● **What the exercise asks**
The word "starts" marks the lines to keep; find each one in the data and copy it.

######

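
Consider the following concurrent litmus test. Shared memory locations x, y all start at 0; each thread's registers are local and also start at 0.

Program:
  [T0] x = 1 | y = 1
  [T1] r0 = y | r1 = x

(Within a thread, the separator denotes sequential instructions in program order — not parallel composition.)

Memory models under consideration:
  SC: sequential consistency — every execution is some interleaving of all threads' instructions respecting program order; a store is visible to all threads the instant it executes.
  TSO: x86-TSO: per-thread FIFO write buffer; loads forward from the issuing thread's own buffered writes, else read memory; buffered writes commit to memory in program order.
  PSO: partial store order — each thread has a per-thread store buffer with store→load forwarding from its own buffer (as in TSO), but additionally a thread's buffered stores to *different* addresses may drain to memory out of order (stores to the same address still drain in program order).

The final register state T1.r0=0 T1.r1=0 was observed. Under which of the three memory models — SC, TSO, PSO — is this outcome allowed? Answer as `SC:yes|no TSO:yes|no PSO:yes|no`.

outcome vector order: (T1.r0,T1.r1)
[SC] allowed = {(0,0), (0,1), (1,1)}
[TSO] allowed = {(0,0), (0,1), (1,1)}
[PSO] allowed = {(0,0), (0,1), (1,0), (1,1)}
target (0,0) ∈ {SC,TSO,PSO}

SC:yes TSO:yes PSO:yes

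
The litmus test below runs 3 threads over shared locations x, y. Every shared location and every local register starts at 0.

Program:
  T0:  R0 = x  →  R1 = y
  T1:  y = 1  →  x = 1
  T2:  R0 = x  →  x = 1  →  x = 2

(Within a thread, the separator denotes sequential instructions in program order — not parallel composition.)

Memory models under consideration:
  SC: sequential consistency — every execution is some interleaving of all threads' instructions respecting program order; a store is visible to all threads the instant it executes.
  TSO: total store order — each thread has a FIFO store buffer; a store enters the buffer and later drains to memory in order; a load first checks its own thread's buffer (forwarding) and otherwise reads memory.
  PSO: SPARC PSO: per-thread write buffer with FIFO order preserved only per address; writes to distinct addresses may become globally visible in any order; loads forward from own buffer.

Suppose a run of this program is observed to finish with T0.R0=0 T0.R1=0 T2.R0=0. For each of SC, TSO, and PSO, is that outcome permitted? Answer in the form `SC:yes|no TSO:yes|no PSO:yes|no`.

outcome vector order: (T0.R0,T0.R1,T2.R0)
[SC] allowed = {0/0/0 0/0/1 0/1/0 0/1/1 1/0/0 1/1/0 1/1/1 2/0/0 2/1/0 2/1/1}
[TSO] allowed = {0/0/0 0/0/1 0/1/0 0/1/1 1/0/0 1/1/0 1/1/1 2/0/0 2/1/0 2/1/1}
[PSO] allowed = {0/0/0 0/0/1 0/1/0 0/1/1 1/0/0 1/0/1 1/1/0 1/1/1 2/0/0 2/0/1 2/1/0 2/1/1}
target 0/0/0 ∈ {SC,TSO,PSO}

SC:yes TSO:yes PSO:yes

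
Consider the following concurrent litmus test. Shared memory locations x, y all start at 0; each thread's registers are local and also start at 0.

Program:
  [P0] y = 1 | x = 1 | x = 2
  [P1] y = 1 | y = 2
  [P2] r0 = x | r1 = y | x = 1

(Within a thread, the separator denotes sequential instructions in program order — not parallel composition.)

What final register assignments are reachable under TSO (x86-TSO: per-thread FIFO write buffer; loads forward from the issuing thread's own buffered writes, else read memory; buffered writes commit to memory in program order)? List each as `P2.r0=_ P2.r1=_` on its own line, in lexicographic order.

P2.r0=0 P2.r1=0
P2.r0=0 P2.r1=1
P2.r0=0 P2.r1=2
P2.r0=1 P2.r1=1
P2.r0=1 P2.r1=2
P2.r0=2 P2.r1=1
P2.r0=2 P2.r1=2

outcome vector order: (P2.r0,P2.r1)
|TSO outcomes| = 7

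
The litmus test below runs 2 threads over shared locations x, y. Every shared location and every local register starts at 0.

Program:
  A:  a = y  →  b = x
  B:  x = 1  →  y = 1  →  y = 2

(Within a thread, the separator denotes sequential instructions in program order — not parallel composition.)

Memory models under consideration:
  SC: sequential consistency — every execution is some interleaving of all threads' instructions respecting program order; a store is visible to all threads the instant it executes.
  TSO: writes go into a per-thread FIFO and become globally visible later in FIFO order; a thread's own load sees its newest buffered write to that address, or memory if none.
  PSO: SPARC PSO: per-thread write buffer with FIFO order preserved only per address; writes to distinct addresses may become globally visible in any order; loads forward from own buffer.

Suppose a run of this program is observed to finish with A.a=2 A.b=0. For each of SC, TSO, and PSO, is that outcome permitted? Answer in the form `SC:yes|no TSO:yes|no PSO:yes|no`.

SC:no TSO:no PSO:yes

outcome vector order: (A.a,A.b)
under SC → (0,0) (0,1) (1,1) (2,1)
under TSO → (0,0) (0,1) (1,1) (2,1)
under PSO → (0,0) (0,1) (1,0) (1,1) (2,0) (2,1)
target (2,0) ∈ {PSO}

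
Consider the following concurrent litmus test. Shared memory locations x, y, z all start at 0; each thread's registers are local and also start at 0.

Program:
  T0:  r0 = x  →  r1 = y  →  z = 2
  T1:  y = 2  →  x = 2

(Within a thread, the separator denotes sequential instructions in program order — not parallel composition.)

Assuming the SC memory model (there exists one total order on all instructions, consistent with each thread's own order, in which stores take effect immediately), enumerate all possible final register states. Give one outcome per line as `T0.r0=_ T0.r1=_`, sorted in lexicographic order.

T0.r0=0 T0.r1=0
T0.r0=0 T0.r1=2
T0.r0=2 T0.r1=2

outcome vector order: (T0.r0,T0.r1)
|SC outcomes| = 3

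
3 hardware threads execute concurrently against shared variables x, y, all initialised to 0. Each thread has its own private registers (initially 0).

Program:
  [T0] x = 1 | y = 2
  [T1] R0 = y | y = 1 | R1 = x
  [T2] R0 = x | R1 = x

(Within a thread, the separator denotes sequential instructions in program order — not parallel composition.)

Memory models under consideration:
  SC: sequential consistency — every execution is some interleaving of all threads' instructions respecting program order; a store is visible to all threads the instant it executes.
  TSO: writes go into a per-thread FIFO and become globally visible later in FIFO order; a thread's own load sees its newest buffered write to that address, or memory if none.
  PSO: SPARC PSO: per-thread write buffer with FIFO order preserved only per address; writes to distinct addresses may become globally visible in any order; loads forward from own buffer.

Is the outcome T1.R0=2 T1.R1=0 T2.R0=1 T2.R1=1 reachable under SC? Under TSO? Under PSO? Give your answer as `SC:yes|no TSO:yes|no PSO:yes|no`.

outcome vector order: (T1.R0,T1.R1,T2.R0,T2.R1)
SC: 9 outcomes — {0/0/0/0 0/0/0/1 0/0/1/1 0/1/0/0 0/1/0/1 0/1/1/1 2/1/0/0 2/1/0/1 2/1/1/1}
TSO: 9 outcomes — {0/0/0/0 0/0/0/1 0/0/1/1 0/1/0/0 0/1/0/1 0/1/1/1 2/1/0/0 2/1/0/1 2/1/1/1}
PSO: 12 outcomes — {0/0/0/0 0/0/0/1 0/0/1/1 0/1/0/0 0/1/0/1 0/1/1/1 2/0/0/0 2/0/0/1 2/0/1/1 2/1/0/0 2/1/0/1 2/1/1/1}
target 2/0/1/1 ∈ {PSO}

SC:no TSO:no PSO:yes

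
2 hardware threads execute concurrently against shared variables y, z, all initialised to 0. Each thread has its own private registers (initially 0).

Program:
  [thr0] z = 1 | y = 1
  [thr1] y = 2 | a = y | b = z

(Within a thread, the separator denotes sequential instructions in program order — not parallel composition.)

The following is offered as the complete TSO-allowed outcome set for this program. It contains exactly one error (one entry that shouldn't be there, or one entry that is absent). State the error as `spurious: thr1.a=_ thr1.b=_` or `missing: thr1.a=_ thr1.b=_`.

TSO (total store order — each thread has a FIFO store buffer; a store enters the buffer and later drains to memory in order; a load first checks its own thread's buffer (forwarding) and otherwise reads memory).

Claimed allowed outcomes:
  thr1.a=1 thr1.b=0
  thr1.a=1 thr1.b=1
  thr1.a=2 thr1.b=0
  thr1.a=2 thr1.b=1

outcome vector order: (thr1.a,thr1.b)
TSO: 3 outcomes — {1/1 2/0 2/1}
claimed∖TSO = {1/0}

spurious: thr1.a=1 thr1.b=0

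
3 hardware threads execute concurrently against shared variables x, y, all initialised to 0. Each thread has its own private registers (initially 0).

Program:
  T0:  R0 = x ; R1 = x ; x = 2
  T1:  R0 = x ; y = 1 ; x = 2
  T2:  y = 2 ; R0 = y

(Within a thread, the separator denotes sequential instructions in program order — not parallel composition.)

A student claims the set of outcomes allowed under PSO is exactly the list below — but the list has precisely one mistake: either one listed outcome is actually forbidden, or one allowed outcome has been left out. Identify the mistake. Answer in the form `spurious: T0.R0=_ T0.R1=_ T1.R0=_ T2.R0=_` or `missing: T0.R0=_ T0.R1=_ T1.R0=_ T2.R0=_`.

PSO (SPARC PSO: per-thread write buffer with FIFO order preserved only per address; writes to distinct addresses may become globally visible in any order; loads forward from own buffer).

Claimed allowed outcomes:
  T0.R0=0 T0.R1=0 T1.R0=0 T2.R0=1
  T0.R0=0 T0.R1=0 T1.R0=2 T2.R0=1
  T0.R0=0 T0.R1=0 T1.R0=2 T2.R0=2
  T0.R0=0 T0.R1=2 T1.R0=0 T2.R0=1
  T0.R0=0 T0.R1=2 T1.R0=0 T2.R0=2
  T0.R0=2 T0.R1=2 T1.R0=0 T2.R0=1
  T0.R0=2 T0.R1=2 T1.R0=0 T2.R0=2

outcome vector order: (T0.R0,T0.R1,T1.R0,T2.R0)
[PSO] allowed = {0001, 0002, 0021, 0022, 0201, 0202, 2201, 2202}
PSO∖claimed = {0002}

missing: T0.R0=0 T0.R1=0 T1.R0=0 T2.R0=2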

######

● **Exercise solution**
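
The litmus test below runs 3 threads over shared locations x, y. Every shared location and every local register starts at 0.
The litmus test below runs 2 threads over shared locations x, y. Every shared location and every local register starts at 0.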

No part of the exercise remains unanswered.